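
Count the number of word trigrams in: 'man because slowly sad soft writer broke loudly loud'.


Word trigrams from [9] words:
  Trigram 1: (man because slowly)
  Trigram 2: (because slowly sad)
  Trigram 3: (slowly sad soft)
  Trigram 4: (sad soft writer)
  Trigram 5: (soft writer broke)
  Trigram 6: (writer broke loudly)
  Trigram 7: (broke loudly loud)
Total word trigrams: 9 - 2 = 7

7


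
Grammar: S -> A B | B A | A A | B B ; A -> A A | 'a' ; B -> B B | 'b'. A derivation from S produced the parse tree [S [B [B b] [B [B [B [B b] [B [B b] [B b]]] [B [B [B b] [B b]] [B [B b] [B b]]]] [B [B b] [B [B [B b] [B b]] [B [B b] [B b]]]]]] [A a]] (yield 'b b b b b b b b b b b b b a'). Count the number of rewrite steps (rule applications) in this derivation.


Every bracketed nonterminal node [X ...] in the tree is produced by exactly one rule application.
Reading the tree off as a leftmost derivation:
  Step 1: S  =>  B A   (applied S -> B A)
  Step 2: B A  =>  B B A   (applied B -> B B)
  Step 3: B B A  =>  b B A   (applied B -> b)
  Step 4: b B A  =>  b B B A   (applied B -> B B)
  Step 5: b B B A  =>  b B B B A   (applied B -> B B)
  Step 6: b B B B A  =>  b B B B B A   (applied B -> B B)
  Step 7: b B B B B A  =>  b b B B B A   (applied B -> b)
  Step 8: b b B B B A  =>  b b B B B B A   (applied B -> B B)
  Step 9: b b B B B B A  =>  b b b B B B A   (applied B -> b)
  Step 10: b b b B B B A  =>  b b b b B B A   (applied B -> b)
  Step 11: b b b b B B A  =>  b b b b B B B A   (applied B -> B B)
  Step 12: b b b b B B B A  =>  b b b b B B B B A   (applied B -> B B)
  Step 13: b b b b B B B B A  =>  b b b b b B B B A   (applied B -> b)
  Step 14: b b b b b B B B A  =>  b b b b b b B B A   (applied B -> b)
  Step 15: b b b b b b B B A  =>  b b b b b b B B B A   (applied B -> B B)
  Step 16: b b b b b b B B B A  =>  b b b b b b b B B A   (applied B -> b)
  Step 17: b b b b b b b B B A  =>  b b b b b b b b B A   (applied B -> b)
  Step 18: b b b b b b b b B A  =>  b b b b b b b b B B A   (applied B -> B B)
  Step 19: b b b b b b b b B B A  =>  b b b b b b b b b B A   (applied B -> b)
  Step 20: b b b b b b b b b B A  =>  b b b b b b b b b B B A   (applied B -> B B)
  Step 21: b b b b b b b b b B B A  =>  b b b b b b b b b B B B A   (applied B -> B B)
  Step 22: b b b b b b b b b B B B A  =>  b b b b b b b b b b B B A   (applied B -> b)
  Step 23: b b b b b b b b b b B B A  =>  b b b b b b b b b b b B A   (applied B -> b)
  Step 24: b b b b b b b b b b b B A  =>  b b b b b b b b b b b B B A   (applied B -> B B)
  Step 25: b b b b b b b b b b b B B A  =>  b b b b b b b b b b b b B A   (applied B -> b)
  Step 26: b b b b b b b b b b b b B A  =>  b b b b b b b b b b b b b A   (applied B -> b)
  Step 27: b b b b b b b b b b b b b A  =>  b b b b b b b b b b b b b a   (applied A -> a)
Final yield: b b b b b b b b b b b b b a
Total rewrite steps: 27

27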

__________

» **Task prompt**: When you answer, repeat every record exactly, omitting nothing.

» **Solution for this exercise**:
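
Count the number of word trigrams in: 'man because slowly sad soft writer broke loudly loud'.


Word trigrams from [9] words:
  Trigram 1: (man because slowly)
  Trigram 2: (because slowly sad)
  Trigram 3: (slowly sad soft)
  Trigram 4: (sad soft writer)
  Trigram 5: (soft writer broke)
  Trigram 6: (writer broke loudly)
  Trigram 7: (broke loudly loud)
Total word trigrams: 9 - 2 = 7

7


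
Grammar: S -> A B | B A | A A | B B ; A -> A A | 'a' ; B -> B B | 'b'. A derivation from S produced the parse tree [S [B [B b] [B [B [B [B b] [B [B b] [B b]]] [B [B [B b] [B b]] [B [B b] [B b]]]] [B [B b] [B [B [B b] [B b]] [B [B b] [B b]]]]]] [A a]] (yield 'b b b b b b b b b b b b b a'). Count the number of rewrite steps (rule applications) in this derivation.


Every bracketed nonterminal node [X ...] in the tree is produced by exactly one rule application.
Reading the tree off as a leftmost derivation:
  Step 1: S  =>  B A   (applied S -> B A)
  Step 2: B A  =>  B B A   (applied B -> B B)
  Step 3: B B A  =>  b B A   (applied B -> b)
  Step 4: b B A  =>  b B B A   (applied B -> B B)
  Step 5: b B B A  =>  b B B B A   (applied B -> B B)
  Step 6: b B B B A  =>  b B B B B A   (applied B -> B B)
  Step 7: b B B B B A  =>  b b B B B A   (applied B -> b)
  Step 8: b b B B B A  =>  b b B B B B A   (applied B -> B B)
  Step 9: b b B B B B A  =>  b b b B B B A   (applied B -> b)
  Step 10: b b b B B B A  =>  b b b b B B A   (applied B -> b)
  Step 11: b b b b B B A  =>  b b b b B B B A   (applied B -> B B)
  Step 12: b b b b B B B A  =>  b b b b B B B B A   (applied B -> B B)
  Step 13: b b b b B B B B A  =>  b b b b b B B B A   (applied B -> b)
  Step 14: b b b b b B B B A  =>  b b b b b b B B A   (applied B -> b)
  Step 15: b b b b b b B B A  =>  b b b b b b B B B A   (applied B -> B B)
  Step 16: b b b b b b B B B A  =>  b b b b b b b B B A   (applied B -> b)
  Step 17: b b b b b b b B B A  =>  b b b b b b b b B A   (applied B -> b)
  Step 18: b b b b b b b b B A  =>  b b b b b b b b B B A   (applied B -> B B)
  Step 19: b b b b b b b b B B A  =>  b b b b b b b b b B A   (applied B -> b)
  Step 20: b b b b b b b b b B A  =>  b b b b b b b b b B B A   (applied B -> B B)
  Step 21: b b b b b b b b b B B A  =>  b b b b b b b b b B B B A   (applied B -> B B)
  Step 22: b b b b b b b b b B B B A  =>  b b b b b b b b b b B B A   (applied B -> b)
  Step 23: b b b b b b b b b b B B A  =>  b b b b b b b b b b b B A   (applied B -> b)
  Step 24: b b b b b b b b b b b B A  =>  b b b b b b b b b b b B B A   (applied B -> B B)
  Step 25: b b b b b b b b b b b B B A  =>  b b b b b b b b b b b b B A   (applied B -> b)
  Step 26: b b b b b b b b b b b b B A  =>  b b b b b b b b b b b b b A   (applied B -> b)
  Step 27: b b b b b b b b b b b b b A  =>  b b b b b b b b b b b b b a   (applied A -> a)
Final yield: b b b b b b b b b b b b b a
Total rewrite steps: 27

27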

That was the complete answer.